Data entries:

++++++++++

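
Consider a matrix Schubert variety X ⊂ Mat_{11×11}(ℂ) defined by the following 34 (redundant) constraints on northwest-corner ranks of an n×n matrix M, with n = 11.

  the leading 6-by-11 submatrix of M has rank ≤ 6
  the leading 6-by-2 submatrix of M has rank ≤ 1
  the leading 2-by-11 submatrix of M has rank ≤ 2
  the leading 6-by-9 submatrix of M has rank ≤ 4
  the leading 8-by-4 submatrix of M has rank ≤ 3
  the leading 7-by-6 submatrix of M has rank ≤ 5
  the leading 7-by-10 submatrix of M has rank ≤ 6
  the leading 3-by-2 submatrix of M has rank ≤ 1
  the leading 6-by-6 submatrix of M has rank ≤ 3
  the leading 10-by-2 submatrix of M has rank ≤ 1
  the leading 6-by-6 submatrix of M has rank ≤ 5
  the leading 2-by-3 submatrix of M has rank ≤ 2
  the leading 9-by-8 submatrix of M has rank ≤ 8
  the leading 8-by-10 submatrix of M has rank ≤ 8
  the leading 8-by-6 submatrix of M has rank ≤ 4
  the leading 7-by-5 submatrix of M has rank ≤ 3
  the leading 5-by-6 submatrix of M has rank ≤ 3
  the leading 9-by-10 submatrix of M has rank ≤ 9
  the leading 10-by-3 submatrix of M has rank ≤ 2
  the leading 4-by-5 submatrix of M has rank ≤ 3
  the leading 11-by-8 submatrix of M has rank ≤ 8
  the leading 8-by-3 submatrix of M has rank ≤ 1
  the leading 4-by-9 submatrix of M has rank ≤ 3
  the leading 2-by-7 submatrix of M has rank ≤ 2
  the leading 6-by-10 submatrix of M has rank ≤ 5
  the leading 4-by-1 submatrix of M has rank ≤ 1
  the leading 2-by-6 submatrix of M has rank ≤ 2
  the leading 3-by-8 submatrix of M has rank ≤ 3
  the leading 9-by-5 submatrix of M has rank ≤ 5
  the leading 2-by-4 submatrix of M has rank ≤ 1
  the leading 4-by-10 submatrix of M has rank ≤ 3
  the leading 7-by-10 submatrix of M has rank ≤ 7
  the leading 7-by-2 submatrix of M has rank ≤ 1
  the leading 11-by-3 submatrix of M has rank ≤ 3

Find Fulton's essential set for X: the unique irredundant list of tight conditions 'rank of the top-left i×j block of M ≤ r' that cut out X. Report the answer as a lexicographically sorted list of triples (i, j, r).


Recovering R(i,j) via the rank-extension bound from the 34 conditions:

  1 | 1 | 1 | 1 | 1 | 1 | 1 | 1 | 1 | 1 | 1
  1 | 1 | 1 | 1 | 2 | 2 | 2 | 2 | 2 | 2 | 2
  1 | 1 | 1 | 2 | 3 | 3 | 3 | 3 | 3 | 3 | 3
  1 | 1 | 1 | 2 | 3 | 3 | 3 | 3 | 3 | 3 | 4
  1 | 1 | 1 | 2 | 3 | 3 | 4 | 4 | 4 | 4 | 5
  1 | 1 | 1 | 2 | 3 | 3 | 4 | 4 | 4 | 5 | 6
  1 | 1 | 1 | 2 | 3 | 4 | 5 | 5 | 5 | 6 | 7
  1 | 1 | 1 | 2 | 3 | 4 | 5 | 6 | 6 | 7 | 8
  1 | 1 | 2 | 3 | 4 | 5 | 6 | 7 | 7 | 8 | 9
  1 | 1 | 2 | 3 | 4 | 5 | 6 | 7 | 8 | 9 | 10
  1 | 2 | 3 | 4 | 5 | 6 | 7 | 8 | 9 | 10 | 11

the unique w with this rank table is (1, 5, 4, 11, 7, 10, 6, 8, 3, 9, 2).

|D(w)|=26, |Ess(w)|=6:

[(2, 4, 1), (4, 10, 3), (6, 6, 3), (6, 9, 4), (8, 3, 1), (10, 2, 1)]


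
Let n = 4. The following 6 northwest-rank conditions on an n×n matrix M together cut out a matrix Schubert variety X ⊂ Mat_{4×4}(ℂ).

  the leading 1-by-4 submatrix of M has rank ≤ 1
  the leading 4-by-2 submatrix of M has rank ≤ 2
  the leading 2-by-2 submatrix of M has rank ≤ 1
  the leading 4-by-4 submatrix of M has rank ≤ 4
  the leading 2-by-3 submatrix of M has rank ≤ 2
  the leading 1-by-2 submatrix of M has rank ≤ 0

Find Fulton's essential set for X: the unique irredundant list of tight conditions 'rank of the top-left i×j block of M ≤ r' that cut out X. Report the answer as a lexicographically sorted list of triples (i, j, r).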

++++++++++

**Exercise prompt**: Each of the records shown above needs to be repeated exactly.

**Your response**:
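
Consider a matrix Schubert variety X ⊂ Mat_{11×11}(ℂ) defined by the following 34 (redundant) constraints on northwest-corner ranks of an n×n matrix M, with n = 11.

  the leading 6-by-11 submatrix of M has rank ≤ 6
  the leading 6-by-2 submatrix of M has rank ≤ 1
  the leading 2-by-11 submatrix of M has rank ≤ 2
  the leading 6-by-9 submatrix of M has rank ≤ 4
  the leading 8-by-4 submatrix of M has rank ≤ 3
  the leading 7-by-6 submatrix of M has rank ≤ 5
  the leading 7-by-10 submatrix of M has rank ≤ 6
  the leading 3-by-2 submatrix of M has rank ≤ 1
  the leading 6-by-6 submatrix of M has rank ≤ 3
  the leading 10-by-2 submatrix of M has rank ≤ 1
  the leading 6-by-6 submatrix of M has rank ≤ 5
  the leading 2-by-3 submatrix of M has rank ≤ 2
  the leading 9-by-8 submatrix of M has rank ≤ 8
  the leading 8-by-10 submatrix of M has rank ≤ 8
  the leading 8-by-6 submatrix of M has rank ≤ 4
  the leading 7-by-5 submatrix of M has rank ≤ 3
  the leading 5-by-6 submatrix of M has rank ≤ 3
  the leading 9-by-10 submatrix of M has rank ≤ 9
  the leading 10-by-3 submatrix of M has rank ≤ 2
  the leading 4-by-5 submatrix of M has rank ≤ 3
  the leading 11-by-8 submatrix of M has rank ≤ 8
  the leading 8-by-3 submatrix of M has rank ≤ 1
  the leading 4-by-9 submatrix of M has rank ≤ 3
  the leading 2-by-7 submatrix of M has rank ≤ 2
  the leading 6-by-10 submatrix of M has rank ≤ 5
  the leading 4-by-1 submatrix of M has rank ≤ 1
  the leading 2-by-6 submatrix of M has rank ≤ 2
  the leading 3-by-8 submatrix of M has rank ≤ 3
  the leading 9-by-5 submatrix of M has rank ≤ 5
  the leading 2-by-4 submatrix of M has rank ≤ 1
  the leading 4-by-10 submatrix of M has rank ≤ 3
  the leading 7-by-10 submatrix of M has rank ≤ 7
  the leading 7-by-2 submatrix of M has rank ≤ 1
  the leading 11-by-3 submatrix of M has rank ≤ 3

Find Fulton's essential set for X: the unique irredundant list of tight conditions 'rank of the top-left i×j block of M ≤ r' that cut out X. Report the answer as a lexicographically sorted list of triples (i, j, r).


Recovering R(i,j) via the rank-extension bound from the 34 conditions:

  1 | 1 | 1 | 1 | 1 | 1 | 1 | 1 | 1 | 1 | 1
  1 | 1 | 1 | 1 | 2 | 2 | 2 | 2 | 2 | 2 | 2
  1 | 1 | 1 | 2 | 3 | 3 | 3 | 3 | 3 | 3 | 3
  1 | 1 | 1 | 2 | 3 | 3 | 3 | 3 | 3 | 3 | 4
  1 | 1 | 1 | 2 | 3 | 3 | 4 | 4 | 4 | 4 | 5
  1 | 1 | 1 | 2 | 3 | 3 | 4 | 4 | 4 | 5 | 6
  1 | 1 | 1 | 2 | 3 | 4 | 5 | 5 | 5 | 6 | 7
  1 | 1 | 1 | 2 | 3 | 4 | 5 | 6 | 6 | 7 | 8
  1 | 1 | 2 | 3 | 4 | 5 | 6 | 7 | 7 | 8 | 9
  1 | 1 | 2 | 3 | 4 | 5 | 6 | 7 | 8 | 9 | 10
  1 | 2 | 3 | 4 | 5 | 6 | 7 | 8 | 9 | 10 | 11

the unique w with this rank table is (1, 5, 4, 11, 7, 10, 6, 8, 3, 9, 2).

|D(w)|=26, |Ess(w)|=6:

[(2, 4, 1), (4, 10, 3), (6, 6, 3), (6, 9, 4), (8, 3, 1), (10, 2, 1)]


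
Let n = 4. The following 6 northwest-rank conditions on an n×n matrix M together cut out a matrix Schubert variety X ⊂ Mat_{4×4}(ℂ).

  the leading 1-by-4 submatrix of M has rank ≤ 1
  the leading 4-by-2 submatrix of M has rank ≤ 2
  the leading 2-by-2 submatrix of M has rank ≤ 1
  the leading 4-by-4 submatrix of M has rank ≤ 4
  the leading 2-by-3 submatrix of M has rank ≤ 2
  the leading 1-by-2 submatrix of M has rank ≤ 0

Find Fulton's essential set for X: the unique irredundant list of tight conditions 'rank of the top-left i×j block of M ≤ r' that cut out X. Report the answer as a lexicographically sorted list of triples (i, j, r).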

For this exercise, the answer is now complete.